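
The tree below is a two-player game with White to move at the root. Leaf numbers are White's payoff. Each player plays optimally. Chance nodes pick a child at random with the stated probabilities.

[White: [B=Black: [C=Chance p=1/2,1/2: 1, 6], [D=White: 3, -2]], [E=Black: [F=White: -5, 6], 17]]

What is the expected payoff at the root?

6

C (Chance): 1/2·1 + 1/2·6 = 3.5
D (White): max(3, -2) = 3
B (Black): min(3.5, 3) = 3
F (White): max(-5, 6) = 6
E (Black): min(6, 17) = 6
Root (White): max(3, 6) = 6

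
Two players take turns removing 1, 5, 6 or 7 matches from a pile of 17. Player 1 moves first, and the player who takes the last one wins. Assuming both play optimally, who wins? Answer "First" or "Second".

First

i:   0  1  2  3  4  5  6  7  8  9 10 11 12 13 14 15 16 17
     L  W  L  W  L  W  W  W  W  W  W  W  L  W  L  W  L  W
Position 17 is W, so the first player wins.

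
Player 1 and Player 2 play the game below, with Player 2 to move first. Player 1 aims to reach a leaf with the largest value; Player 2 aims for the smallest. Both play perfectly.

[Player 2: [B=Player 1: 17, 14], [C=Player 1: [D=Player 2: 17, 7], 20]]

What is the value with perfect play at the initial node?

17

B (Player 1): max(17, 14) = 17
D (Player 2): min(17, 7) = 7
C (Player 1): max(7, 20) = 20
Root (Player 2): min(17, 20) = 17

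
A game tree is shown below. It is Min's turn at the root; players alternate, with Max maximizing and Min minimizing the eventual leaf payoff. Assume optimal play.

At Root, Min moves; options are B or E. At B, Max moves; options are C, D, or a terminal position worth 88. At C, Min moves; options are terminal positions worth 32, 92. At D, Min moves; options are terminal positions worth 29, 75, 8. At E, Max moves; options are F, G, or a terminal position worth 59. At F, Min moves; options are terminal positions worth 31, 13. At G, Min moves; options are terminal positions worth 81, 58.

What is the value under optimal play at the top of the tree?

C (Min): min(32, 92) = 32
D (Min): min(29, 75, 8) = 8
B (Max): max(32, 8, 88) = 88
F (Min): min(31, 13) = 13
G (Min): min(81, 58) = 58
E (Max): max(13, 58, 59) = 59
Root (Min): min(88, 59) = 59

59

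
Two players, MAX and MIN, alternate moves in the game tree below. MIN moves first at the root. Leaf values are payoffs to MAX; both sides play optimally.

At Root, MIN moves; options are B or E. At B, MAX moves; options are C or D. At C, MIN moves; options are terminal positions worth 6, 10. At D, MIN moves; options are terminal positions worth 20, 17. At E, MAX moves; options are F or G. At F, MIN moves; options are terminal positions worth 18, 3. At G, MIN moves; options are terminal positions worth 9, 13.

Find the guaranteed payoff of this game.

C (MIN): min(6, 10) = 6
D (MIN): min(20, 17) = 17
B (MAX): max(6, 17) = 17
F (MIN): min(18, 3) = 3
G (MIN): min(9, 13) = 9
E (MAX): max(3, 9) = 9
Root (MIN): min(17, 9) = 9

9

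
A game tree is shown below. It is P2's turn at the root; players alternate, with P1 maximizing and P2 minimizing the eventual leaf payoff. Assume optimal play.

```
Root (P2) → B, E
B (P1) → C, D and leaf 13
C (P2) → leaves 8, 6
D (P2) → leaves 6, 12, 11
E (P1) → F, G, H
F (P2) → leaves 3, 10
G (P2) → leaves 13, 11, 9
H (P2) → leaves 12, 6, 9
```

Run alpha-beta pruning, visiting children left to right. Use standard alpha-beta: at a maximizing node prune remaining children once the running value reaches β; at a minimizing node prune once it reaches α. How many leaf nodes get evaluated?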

* * *

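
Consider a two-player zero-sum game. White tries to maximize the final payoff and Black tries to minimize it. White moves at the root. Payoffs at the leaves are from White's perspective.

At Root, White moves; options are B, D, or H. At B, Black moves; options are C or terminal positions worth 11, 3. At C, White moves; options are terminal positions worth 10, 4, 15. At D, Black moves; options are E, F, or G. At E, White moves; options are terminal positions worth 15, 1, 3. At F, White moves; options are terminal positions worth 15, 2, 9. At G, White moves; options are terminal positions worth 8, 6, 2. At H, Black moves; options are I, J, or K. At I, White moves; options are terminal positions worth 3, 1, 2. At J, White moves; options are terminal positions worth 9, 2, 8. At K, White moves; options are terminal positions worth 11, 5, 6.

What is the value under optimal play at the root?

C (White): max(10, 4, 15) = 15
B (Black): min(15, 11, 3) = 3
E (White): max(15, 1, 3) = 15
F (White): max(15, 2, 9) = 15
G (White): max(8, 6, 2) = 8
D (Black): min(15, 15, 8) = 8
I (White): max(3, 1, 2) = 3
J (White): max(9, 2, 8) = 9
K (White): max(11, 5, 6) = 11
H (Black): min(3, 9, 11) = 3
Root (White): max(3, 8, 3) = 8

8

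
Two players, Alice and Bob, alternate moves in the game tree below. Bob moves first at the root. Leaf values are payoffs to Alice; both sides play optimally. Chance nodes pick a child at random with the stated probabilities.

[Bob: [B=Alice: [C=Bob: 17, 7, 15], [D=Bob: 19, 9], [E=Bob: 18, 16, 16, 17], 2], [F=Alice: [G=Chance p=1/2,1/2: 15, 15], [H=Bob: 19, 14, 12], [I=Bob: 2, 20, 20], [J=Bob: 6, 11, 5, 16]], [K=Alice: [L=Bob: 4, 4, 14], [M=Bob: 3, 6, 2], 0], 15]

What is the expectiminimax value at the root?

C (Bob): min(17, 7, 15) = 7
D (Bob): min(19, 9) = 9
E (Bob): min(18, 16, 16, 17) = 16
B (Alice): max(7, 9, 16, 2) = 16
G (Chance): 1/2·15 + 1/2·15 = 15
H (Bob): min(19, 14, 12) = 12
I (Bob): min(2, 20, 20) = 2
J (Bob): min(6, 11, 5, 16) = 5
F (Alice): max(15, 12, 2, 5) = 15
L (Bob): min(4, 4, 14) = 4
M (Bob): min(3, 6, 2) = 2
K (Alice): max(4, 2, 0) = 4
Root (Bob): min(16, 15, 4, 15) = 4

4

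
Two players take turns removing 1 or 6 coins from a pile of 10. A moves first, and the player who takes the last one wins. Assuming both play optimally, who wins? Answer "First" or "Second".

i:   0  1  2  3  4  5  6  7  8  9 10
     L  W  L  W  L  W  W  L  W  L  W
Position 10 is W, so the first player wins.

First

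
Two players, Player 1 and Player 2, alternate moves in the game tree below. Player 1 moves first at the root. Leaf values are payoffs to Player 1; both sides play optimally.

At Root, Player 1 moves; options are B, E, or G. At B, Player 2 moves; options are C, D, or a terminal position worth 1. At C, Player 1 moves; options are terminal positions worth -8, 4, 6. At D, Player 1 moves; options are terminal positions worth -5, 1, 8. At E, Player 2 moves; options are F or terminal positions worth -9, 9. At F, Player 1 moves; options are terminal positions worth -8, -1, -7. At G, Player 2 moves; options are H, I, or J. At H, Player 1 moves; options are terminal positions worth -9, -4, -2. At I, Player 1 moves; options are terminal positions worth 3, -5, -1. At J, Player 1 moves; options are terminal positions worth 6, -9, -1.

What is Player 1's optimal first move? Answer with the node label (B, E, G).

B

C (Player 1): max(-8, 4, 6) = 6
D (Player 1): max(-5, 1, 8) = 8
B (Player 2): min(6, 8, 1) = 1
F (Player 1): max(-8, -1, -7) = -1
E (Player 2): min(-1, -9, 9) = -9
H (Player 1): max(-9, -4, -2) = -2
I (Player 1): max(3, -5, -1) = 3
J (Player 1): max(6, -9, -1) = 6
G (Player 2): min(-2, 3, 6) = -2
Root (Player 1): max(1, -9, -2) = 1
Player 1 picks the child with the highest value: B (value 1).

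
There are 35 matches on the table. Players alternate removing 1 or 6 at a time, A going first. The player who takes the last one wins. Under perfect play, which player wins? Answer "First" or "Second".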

* * *

Requirement: Using the entries above, copy out all lines that contain the string "random".

Reply to the exercise:
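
The tree below is a two-player game with White to move at the root. Leaf numbers are White's payoff. Each player plays optimally. Chance nodes pick a child at random with the stated probabilities.
Two players, Alice and Bob, alternate moves in the game tree below. Bob moves first at the root. Leaf values are payoffs to Alice; both sides play optimally. Chance nodes pick a child at random with the stated probabilities.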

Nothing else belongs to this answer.